▸ **DESCRIPTION OF THE TASK**
Among the records that follow, set down only the lines from the one containing "Let N be a nondeterministic" to the one containing "p6 --y--> p7", both included, exactly.
LISTED RECORDS below:
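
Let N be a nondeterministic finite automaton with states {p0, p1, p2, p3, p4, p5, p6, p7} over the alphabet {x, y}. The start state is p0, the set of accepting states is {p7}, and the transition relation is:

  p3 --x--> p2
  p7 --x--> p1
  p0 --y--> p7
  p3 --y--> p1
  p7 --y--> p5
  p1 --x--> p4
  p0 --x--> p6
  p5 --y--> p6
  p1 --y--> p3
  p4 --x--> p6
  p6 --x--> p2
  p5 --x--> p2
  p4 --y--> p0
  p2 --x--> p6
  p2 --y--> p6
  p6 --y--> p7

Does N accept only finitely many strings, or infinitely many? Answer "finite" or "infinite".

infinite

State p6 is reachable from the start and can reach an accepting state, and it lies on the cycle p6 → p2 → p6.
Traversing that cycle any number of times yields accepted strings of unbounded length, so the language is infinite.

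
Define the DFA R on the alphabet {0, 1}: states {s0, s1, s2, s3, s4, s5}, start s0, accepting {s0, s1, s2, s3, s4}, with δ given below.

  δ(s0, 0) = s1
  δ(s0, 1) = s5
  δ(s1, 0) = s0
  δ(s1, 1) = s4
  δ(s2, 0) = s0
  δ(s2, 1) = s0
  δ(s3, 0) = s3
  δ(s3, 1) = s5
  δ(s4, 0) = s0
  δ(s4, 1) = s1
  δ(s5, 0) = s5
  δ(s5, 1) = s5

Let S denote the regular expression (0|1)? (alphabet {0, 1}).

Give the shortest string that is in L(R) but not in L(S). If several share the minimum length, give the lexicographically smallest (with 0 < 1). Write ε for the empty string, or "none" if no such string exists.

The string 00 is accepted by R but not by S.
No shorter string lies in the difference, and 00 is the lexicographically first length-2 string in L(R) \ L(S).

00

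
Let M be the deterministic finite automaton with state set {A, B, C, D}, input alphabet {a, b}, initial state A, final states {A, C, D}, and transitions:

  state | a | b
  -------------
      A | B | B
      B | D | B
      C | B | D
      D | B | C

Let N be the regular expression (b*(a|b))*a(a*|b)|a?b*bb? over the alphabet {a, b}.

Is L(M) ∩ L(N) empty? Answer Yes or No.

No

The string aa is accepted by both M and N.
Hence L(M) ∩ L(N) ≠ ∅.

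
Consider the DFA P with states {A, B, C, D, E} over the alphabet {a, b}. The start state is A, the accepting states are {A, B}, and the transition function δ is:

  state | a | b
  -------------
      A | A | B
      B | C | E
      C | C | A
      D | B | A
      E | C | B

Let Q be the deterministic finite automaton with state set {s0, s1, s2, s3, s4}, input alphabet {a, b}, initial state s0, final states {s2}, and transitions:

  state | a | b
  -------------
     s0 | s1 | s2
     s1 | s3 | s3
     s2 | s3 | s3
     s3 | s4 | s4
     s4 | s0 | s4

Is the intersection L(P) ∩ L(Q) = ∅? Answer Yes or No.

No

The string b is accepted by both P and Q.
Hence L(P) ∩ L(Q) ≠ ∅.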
End of LISTED RECORDS.
LISTED RECORDS below:
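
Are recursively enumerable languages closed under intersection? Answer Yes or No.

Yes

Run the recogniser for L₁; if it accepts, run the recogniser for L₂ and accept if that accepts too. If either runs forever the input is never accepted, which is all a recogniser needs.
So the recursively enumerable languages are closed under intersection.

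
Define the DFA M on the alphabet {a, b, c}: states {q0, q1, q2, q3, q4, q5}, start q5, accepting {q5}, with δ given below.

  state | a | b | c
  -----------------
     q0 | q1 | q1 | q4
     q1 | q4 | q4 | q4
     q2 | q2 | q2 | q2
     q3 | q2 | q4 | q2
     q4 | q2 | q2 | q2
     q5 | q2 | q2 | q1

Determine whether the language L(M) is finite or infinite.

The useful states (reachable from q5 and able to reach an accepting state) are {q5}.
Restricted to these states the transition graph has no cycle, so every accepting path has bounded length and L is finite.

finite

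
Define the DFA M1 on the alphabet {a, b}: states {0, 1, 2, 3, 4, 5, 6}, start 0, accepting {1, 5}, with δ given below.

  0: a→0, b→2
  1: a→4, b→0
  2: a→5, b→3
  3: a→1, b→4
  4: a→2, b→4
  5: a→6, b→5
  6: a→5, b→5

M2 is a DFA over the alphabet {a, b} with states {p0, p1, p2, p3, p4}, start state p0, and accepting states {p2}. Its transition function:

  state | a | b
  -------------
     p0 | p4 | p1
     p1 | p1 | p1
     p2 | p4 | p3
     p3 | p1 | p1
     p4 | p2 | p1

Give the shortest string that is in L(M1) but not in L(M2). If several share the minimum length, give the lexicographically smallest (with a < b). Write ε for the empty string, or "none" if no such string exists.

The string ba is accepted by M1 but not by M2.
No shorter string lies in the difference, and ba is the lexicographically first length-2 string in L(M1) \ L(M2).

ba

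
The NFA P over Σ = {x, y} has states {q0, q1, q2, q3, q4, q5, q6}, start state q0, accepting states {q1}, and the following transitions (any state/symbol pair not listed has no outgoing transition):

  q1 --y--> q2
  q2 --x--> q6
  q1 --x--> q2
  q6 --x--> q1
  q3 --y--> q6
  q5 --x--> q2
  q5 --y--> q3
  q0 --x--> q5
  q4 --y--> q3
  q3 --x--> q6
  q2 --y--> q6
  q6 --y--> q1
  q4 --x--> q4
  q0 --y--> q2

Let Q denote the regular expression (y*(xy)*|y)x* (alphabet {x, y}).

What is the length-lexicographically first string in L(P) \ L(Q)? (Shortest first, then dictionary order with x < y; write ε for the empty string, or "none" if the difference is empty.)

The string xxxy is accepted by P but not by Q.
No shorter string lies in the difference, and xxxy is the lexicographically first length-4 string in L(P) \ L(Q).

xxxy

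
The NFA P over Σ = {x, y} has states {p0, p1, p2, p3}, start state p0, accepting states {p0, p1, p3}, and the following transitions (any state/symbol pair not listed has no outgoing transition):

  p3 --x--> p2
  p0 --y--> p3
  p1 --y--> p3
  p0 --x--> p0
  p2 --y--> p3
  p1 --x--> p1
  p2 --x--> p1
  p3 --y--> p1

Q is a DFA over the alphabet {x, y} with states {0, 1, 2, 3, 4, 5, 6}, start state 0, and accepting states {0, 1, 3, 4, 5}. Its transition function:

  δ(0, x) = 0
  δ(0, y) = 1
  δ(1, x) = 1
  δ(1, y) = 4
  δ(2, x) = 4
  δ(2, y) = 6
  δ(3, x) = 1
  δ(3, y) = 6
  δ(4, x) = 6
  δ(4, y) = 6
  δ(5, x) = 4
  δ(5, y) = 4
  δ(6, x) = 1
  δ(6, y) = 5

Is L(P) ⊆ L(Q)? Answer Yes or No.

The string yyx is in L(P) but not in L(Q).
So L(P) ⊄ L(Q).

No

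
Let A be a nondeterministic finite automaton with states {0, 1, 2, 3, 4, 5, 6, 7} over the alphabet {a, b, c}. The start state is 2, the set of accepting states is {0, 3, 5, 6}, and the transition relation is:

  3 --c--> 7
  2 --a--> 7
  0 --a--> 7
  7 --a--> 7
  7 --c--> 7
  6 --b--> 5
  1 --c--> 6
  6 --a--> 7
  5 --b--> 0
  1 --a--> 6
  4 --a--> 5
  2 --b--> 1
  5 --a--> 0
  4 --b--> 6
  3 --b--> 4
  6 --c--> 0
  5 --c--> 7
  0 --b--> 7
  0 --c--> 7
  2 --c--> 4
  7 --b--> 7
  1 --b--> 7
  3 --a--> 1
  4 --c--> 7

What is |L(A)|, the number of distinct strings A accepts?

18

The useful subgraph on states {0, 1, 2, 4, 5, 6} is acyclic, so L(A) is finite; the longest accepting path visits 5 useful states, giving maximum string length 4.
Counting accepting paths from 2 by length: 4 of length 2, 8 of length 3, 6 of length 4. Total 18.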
End of LISTED RECORDS.
▸ **RESULT OF THE TASK**
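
Let N be a nondeterministic finite automaton with states {p0, p1, p2, p3, p4, p5, p6, p7} over the alphabet {x, y}. The start state is p0, the set of accepting states is {p7}, and the transition relation is:

  p3 --x--> p2
  p7 --x--> p1
  p0 --y--> p7
  p3 --y--> p1
  p7 --y--> p5
  p1 --x--> p4
  p0 --x--> p6
  p5 --y--> p6
  p1 --y--> p3
  p4 --x--> p6
  p6 --x--> p2
  p5 --x--> p2
  p4 --y--> p0
  p2 --x--> p6
  p2 --y--> p6
  p6 --y--> p7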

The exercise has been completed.